START Data in this exercise

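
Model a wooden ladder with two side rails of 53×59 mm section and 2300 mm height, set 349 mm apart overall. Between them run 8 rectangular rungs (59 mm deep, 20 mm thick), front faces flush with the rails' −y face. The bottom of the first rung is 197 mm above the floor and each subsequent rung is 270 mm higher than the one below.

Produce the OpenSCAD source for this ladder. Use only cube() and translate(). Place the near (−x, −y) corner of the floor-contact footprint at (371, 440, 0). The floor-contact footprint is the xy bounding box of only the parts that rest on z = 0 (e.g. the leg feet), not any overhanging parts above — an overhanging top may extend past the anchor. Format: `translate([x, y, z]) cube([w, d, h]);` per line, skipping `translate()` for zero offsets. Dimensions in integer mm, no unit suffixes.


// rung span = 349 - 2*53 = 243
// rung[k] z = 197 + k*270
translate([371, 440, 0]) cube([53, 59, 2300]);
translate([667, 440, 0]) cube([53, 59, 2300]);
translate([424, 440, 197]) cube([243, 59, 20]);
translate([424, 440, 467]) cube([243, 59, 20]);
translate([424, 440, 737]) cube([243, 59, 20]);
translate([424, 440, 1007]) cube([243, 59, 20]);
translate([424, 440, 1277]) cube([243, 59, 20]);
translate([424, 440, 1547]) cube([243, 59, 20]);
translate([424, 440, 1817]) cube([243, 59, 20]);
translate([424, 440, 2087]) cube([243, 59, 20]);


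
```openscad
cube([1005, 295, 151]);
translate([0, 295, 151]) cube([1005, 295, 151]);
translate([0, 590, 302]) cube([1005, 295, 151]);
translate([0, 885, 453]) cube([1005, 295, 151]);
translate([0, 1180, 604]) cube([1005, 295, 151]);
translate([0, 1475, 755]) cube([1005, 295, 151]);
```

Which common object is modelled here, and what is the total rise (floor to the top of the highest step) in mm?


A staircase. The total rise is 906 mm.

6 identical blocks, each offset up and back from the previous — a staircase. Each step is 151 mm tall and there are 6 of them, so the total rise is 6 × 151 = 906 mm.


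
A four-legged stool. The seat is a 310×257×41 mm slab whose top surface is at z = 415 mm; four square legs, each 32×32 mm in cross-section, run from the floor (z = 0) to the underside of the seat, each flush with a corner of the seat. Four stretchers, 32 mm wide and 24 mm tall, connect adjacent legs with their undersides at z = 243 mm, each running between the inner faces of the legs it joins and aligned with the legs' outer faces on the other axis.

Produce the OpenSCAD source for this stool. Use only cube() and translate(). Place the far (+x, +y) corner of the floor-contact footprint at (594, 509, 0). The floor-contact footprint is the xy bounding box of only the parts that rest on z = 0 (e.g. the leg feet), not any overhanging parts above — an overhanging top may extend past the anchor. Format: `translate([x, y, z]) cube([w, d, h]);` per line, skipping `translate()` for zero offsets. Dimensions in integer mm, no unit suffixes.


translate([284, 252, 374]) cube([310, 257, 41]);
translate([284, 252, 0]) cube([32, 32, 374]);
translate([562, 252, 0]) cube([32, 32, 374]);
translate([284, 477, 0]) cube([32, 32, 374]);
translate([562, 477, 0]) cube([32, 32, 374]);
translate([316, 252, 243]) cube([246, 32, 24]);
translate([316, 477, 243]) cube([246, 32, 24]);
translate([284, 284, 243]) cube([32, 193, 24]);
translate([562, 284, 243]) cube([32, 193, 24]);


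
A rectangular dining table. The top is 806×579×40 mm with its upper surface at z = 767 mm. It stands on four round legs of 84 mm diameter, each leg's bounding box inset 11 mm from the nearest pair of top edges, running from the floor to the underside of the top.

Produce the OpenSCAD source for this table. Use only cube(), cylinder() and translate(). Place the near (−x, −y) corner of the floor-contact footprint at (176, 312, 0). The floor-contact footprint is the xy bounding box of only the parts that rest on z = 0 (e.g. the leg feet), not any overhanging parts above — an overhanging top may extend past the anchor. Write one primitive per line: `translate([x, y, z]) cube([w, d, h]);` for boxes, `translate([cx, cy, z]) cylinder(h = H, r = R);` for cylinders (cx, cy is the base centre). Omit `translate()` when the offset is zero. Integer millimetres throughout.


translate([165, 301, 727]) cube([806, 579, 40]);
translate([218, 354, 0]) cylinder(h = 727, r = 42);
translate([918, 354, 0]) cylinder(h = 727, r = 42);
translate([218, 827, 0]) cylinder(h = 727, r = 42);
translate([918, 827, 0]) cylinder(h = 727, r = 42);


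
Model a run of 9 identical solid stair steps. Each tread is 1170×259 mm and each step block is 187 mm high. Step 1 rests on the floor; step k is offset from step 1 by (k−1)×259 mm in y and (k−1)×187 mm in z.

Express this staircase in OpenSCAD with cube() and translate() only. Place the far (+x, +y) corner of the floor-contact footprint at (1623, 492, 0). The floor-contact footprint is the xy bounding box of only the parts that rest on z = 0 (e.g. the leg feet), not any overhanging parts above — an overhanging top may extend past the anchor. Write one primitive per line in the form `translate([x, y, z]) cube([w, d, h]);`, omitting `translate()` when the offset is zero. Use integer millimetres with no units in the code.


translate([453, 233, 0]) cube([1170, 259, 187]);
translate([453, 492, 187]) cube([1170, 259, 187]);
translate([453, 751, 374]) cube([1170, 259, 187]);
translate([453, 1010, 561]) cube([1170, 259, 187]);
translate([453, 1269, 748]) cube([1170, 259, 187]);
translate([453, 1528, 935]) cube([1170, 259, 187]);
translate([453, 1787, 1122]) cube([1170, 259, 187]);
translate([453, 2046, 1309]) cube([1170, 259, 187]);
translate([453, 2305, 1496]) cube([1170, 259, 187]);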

END Data in this exercise

▶ _About this exercise_
Repeat the whole of the data above exactly, keeping every word.

▶ _Task output_
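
Model a wooden ladder with two side rails of 53×59 mm section and 2300 mm height, set 349 mm apart overall. Between them run 8 rectangular rungs (59 mm deep, 20 mm thick), front faces flush with the rails' −y face. The bottom of the first rung is 197 mm above the floor and each subsequent rung is 270 mm higher than the one below.

Produce the OpenSCAD source for this ladder. Use only cube() and translate(). Place the near (−x, −y) corner of the floor-contact footprint at (371, 440, 0). The floor-contact footprint is the xy bounding box of only the parts that rest on z = 0 (e.g. the leg feet), not any overhanging parts above — an overhanging top may extend past the anchor. Format: `translate([x, y, z]) cube([w, d, h]);` per line, skipping `translate()` for zero offsets. Dimensions in integer mm, no unit suffixes.


// rung span = 349 - 2*53 = 243
// rung[k] z = 197 + k*270
translate([371, 440, 0]) cube([53, 59, 2300]);
translate([667, 440, 0]) cube([53, 59, 2300]);
translate([424, 440, 197]) cube([243, 59, 20]);
translate([424, 440, 467]) cube([243, 59, 20]);
translate([424, 440, 737]) cube([243, 59, 20]);
translate([424, 440, 1007]) cube([243, 59, 20]);
translate([424, 440, 1277]) cube([243, 59, 20]);
translate([424, 440, 1547]) cube([243, 59, 20]);
translate([424, 440, 1817]) cube([243, 59, 20]);
translate([424, 440, 2087]) cube([243, 59, 20]);


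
```openscad
cube([1005, 295, 151]);
translate([0, 295, 151]) cube([1005, 295, 151]);
translate([0, 590, 302]) cube([1005, 295, 151]);
translate([0, 885, 453]) cube([1005, 295, 151]);
translate([0, 1180, 604]) cube([1005, 295, 151]);
translate([0, 1475, 755]) cube([1005, 295, 151]);
```

Which common object is modelled here, and what is the total rise (floor to the top of the highest step) in mm?


A staircase. The total rise is 906 mm.

6 identical blocks, each offset up and back from the previous — a staircase. Each step is 151 mm tall and there are 6 of them, so the total rise is 6 × 151 = 906 mm.


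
A four-legged stool. The seat is a 310×257×41 mm slab whose top surface is at z = 415 mm; four square legs, each 32×32 mm in cross-section, run from the floor (z = 0) to the underside of the seat, each flush with a corner of the seat. Four stretchers, 32 mm wide and 24 mm tall, connect adjacent legs with their undersides at z = 243 mm, each running between the inner faces of the legs it joins and aligned with the legs' outer faces on the other axis.

Produce the OpenSCAD source for this stool. Use only cube() and translate(). Place the far (+x, +y) corner of the floor-contact footprint at (594, 509, 0). The floor-contact footprint is the xy bounding box of only the parts that rest on z = 0 (e.g. the leg feet), not any overhanging parts above — an overhanging top may extend past the anchor. Format: `translate([x, y, z]) cube([w, d, h]);` per line, skipping `translate()` for zero offsets. Dimensions in integer mm, no unit suffixes.


translate([284, 252, 374]) cube([310, 257, 41]);
translate([284, 252, 0]) cube([32, 32, 374]);
translate([562, 252, 0]) cube([32, 32, 374]);
translate([284, 477, 0]) cube([32, 32, 374]);
translate([562, 477, 0]) cube([32, 32, 374]);
translate([316, 252, 243]) cube([246, 32, 24]);
translate([316, 477, 243]) cube([246, 32, 24]);
translate([284, 284, 243]) cube([32, 193, 24]);
translate([562, 284, 243]) cube([32, 193, 24]);


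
A rectangular dining table. The top is 806×579×40 mm with its upper surface at z = 767 mm. It stands on four round legs of 84 mm diameter, each leg's bounding box inset 11 mm from the nearest pair of top edges, running from the floor to the underside of the top.

Produce the OpenSCAD source for this table. Use only cube(), cylinder() and translate(). Place the near (−x, −y) corner of the floor-contact footprint at (176, 312, 0). The floor-contact footprint is the xy bounding box of only the parts that rest on z = 0 (e.g. the leg feet), not any overhanging parts above — an overhanging top may extend past the anchor. Write one primitive per line: `translate([x, y, z]) cube([w, d, h]);` for boxes, `translate([cx, cy, z]) cylinder(h = H, r = R);` for cylinders (cx, cy is the base centre). Omit `translate()` when the offset is zero. Integer millimetres throughout.


translate([165, 301, 727]) cube([806, 579, 40]);
translate([218, 354, 0]) cylinder(h = 727, r = 42);
translate([918, 354, 0]) cylinder(h = 727, r = 42);
translate([218, 827, 0]) cylinder(h = 727, r = 42);
translate([918, 827, 0]) cylinder(h = 727, r = 42);


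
Model a run of 9 identical solid stair steps. Each tread is 1170×259 mm and each step block is 187 mm high. Step 1 rests on the floor; step k is offset from step 1 by (k−1)×259 mm in y and (k−1)×187 mm in z.

Express this staircase in OpenSCAD with cube() and translate() only. Place the far (+x, +y) corner of the floor-contact footprint at (1623, 492, 0). The floor-contact footprint is the xy bounding box of only the parts that rest on z = 0 (e.g. the leg feet), not any overhanging parts above — an overhanging top may extend past the anchor. Write one primitive per line in the form `translate([x, y, z]) cube([w, d, h]);`, omitting `translate()` when the offset is zero. Use integer millimetres with no units in the code.


translate([453, 233, 0]) cube([1170, 259, 187]);
translate([453, 492, 187]) cube([1170, 259, 187]);
translate([453, 751, 374]) cube([1170, 259, 187]);
translate([453, 1010, 561]) cube([1170, 259, 187]);
translate([453, 1269, 748]) cube([1170, 259, 187]);
translate([453, 1528, 935]) cube([1170, 259, 187]);
translate([453, 1787, 1122]) cube([1170, 259, 187]);
translate([453, 2046, 1309]) cube([1170, 259, 187]);
translate([453, 2305, 1496]) cube([1170, 259, 187]);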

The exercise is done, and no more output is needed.